◆ **Task to complete**
Once the line with "Cost data for" is found, repeat exactly that line and every one after it until the data below ends, including the last line.

◆ **Data section**
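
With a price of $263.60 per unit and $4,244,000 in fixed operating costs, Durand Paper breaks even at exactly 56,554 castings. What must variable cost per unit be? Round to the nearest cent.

Contribution per unit must be FC / Q = $4,244,000 / 56,554 = $75.0433.
Hence VC = price − CM = $263.60 − $75.0433 = $188.56.

$188.56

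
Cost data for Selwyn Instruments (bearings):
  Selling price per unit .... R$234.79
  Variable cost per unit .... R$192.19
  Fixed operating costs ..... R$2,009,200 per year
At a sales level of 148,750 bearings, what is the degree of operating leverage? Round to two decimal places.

At 148,750 units, contribution = 148,750 × R$42.60 = R$6,336,750.00.
EBIT = R$6,336,750.00 − R$2,009,200 = R$4,327,550.00.
So DOL = total CM / EBIT = R$6,336,750.00 / R$4,327,550.00 = 1.4643.

1.46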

◆ **Output for this task**
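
Cost data for Selwyn Instruments (bearings):
  Selling price per unit .... R$234.79
  Variable cost per unit .... R$192.19
  Fixed operating costs ..... R$2,009,200 per year
At a sales level of 148,750 bearings, what is the degree of operating leverage? Round to two decimal places.

At 148,750 units, contribution = 148,750 × R$42.60 = R$6,336,750.00.
EBIT = R$6,336,750.00 − R$2,009,200 = R$4,327,550.00.
So DOL = total CM / EBIT = R$6,336,750.00 / R$4,327,550.00 = 1.4643.

1.46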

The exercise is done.